** Opening DATA TO USE block **
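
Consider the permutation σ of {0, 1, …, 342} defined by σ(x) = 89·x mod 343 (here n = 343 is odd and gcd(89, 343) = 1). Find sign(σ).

-1

Trace 340: π^k(340) = [340, 76, 247, 31, 15, 306, 137] for k=0..6.
Cycle type of π: 294 + 42 + 6 + 1; total 4 cycles.
n − c = 343 − 4 = 339; sign = (−1)^339 = -1.
Check: (89/343) = -1 by Zolotarev.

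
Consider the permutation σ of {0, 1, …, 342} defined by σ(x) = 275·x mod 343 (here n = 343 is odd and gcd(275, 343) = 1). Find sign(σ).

Start at x=79: 79 → 116 → 1 → 275 → 165 → 99 → 128 → … (one orbit).
Cycle type of π: 21×14 + 3×16 + 1; total 31 cycles.
With 31 cycles on 343 points, sign = (−1)^{343−31} = +1.

+1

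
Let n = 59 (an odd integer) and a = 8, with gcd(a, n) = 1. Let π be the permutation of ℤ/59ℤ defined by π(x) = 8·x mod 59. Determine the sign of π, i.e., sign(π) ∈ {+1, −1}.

-1

Orbit of 5 under x↦8x: [5, 40, 25, 23, 7, 56, 35]… (length divides ord_59(8)).
Cycle lengths of π_8 on ℤ/59ℤ: [58, 1]; 2 cycles in total.
2 cycles on 59: each ℓ→(−1)^(ℓ−1), product (−1)^57 = -1.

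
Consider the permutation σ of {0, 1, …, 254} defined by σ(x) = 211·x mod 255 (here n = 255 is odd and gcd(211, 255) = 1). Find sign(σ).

-1

Trace 241: π^k(241) = [241, 106, 181, 196, 46, 16, 61] for k=0..6.
Decompose π into cycles: lengths [16, 16, 16, 16, 16, 16, 16, 16, 16, 16, 16, 16, 16, 16, 16, 1, 1, 1, 1, 1, 1, 1, 1, 1, 1, 1, 1, 1, 1, 1] (30 cycles, including the fixed point 0).
With 30 cycles on 255 points, sign = (−1)^{255−30} = -1.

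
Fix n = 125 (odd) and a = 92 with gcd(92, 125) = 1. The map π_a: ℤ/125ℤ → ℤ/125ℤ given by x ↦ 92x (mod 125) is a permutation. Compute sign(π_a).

Start at x=104: 104 → 68 → 6 → 52 → 34 → 3 → 26 → … (one orbit).
π_92 has 4 disjoint cycles with lengths [100, 20, 4, 1] on {0,…,124}.
With 4 cycles on 125 points, sign = (−1)^{125−4} = -1.
Zolotarev: (92|125) = -1, matching the cycle-count sign.

-1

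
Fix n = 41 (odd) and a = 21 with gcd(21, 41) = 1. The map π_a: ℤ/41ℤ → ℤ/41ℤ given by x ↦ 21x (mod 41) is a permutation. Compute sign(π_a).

+1

Start at x=25: 25 → 33 → 37 → 39 → 40 → 20 → 10 → … (one orbit).
π_21 has 3 disjoint cycles with lengths [20, 20, 1] on {0,…,40}.
3 cycles on 41: each ℓ→(−1)^(ℓ−1), product (−1)^38 = +1.
The Jacobi symbol (21|41) = +1 (Zolotarev) agrees.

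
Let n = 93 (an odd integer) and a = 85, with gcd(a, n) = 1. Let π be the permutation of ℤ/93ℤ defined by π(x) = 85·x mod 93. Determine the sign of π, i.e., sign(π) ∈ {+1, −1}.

Trace 4: π^k(4) = [4, 61, 70, 91, 16, 58, 1] for k=0..6.
The orbit structure of x ↦ 85x mod 93: 12 orbits of sizes [10, 10, 10, 10, 10, 10, 10, 10, 10, 1, 1, 1].
n − c = 93 − 12 = 81; sign = (−1)^81 = -1.

-1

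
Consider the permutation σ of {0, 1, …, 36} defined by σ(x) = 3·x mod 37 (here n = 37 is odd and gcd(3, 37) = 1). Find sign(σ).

+1

Trace 33: π^k(33) = [33, 25, 1, 3, 9, 27, 7] for k=0..6.
Cycle lengths of π_3 on ℤ/37ℤ: [18, 18, 1]; 3 cycles in total.
sign(π) = (−1)^{n − #cycles} = (−1)^{37−3} = (−1)^34 = +1.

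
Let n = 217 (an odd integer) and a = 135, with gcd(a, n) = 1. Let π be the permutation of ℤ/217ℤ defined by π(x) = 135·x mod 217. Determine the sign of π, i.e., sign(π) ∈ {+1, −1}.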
** Closing DATA TO USE block **
_YOUR GOAL_
The response must consist of all the data, reproduced without alteration.

_RESPONSE TO THIS EXERCISE_
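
Consider the permutation σ of {0, 1, …, 342} defined by σ(x) = 89·x mod 343 (here n = 343 is odd and gcd(89, 343) = 1). Find sign(σ).

-1

Trace 340: π^k(340) = [340, 76, 247, 31, 15, 306, 137] for k=0..6.
Cycle type of π: 294 + 42 + 6 + 1; total 4 cycles.
n − c = 343 − 4 = 339; sign = (−1)^339 = -1.
Check: (89/343) = -1 by Zolotarev.

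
Consider the permutation σ of {0, 1, …, 342} defined by σ(x) = 275·x mod 343 (here n = 343 is odd and gcd(275, 343) = 1). Find sign(σ).

Start at x=79: 79 → 116 → 1 → 275 → 165 → 99 → 128 → … (one orbit).
Cycle type of π: 21×14 + 3×16 + 1; total 31 cycles.
With 31 cycles on 343 points, sign = (−1)^{343−31} = +1.

+1

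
Let n = 59 (an odd integer) and a = 8, with gcd(a, n) = 1. Let π be the permutation of ℤ/59ℤ defined by π(x) = 8·x mod 59. Determine the sign of π, i.e., sign(π) ∈ {+1, −1}.

-1

Orbit of 5 under x↦8x: [5, 40, 25, 23, 7, 56, 35]… (length divides ord_59(8)).
Cycle lengths of π_8 on ℤ/59ℤ: [58, 1]; 2 cycles in total.
2 cycles on 59: each ℓ→(−1)^(ℓ−1), product (−1)^57 = -1.

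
Consider the permutation σ of {0, 1, …, 254} defined by σ(x) = 211·x mod 255 (here n = 255 is odd and gcd(211, 255) = 1). Find sign(σ).

-1

Trace 241: π^k(241) = [241, 106, 181, 196, 46, 16, 61] for k=0..6.
Decompose π into cycles: lengths [16, 16, 16, 16, 16, 16, 16, 16, 16, 16, 16, 16, 16, 16, 16, 1, 1, 1, 1, 1, 1, 1, 1, 1, 1, 1, 1, 1, 1, 1] (30 cycles, including the fixed point 0).
With 30 cycles on 255 points, sign = (−1)^{255−30} = -1.

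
Fix n = 125 (odd) and a = 92 with gcd(92, 125) = 1. The map π_a: ℤ/125ℤ → ℤ/125ℤ given by x ↦ 92x (mod 125) is a permutation. Compute sign(π_a).

Start at x=104: 104 → 68 → 6 → 52 → 34 → 3 → 26 → … (one orbit).
π_92 has 4 disjoint cycles with lengths [100, 20, 4, 1] on {0,…,124}.
With 4 cycles on 125 points, sign = (−1)^{125−4} = -1.
Zolotarev: (92|125) = -1, matching the cycle-count sign.

-1

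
Fix n = 41 (odd) and a = 21 with gcd(21, 41) = 1. The map π_a: ℤ/41ℤ → ℤ/41ℤ given by x ↦ 21x (mod 41) is a permutation. Compute sign(π_a).

+1

Start at x=25: 25 → 33 → 37 → 39 → 40 → 20 → 10 → … (one orbit).
π_21 has 3 disjoint cycles with lengths [20, 20, 1] on {0,…,40}.
3 cycles on 41: each ℓ→(−1)^(ℓ−1), product (−1)^38 = +1.
The Jacobi symbol (21|41) = +1 (Zolotarev) agrees.

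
Let n = 93 (an odd integer) and a = 85, with gcd(a, n) = 1. Let π be the permutation of ℤ/93ℤ defined by π(x) = 85·x mod 93. Determine the sign of π, i.e., sign(π) ∈ {+1, −1}.

Trace 4: π^k(4) = [4, 61, 70, 91, 16, 58, 1] for k=0..6.
The orbit structure of x ↦ 85x mod 93: 12 orbits of sizes [10, 10, 10, 10, 10, 10, 10, 10, 10, 1, 1, 1].
n − c = 93 − 12 = 81; sign = (−1)^81 = -1.

-1

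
Consider the permutation σ of {0, 1, …, 36} defined by σ(x) = 3·x mod 37 (here n = 37 is odd and gcd(3, 37) = 1). Find sign(σ).

+1

Trace 33: π^k(33) = [33, 25, 1, 3, 9, 27, 7] for k=0..6.
Cycle lengths of π_3 on ℤ/37ℤ: [18, 18, 1]; 3 cycles in total.
sign(π) = (−1)^{n − #cycles} = (−1)^{37−3} = (−1)^34 = +1.

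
Let n = 217 (an odd integer) and a = 135, with gcd(a, n) = 1. Let π be the permutation of ℤ/217ℤ defined by π(x) = 135·x mod 217. Determine the sign of π, i.e., sign(π) ∈ {+1, −1}.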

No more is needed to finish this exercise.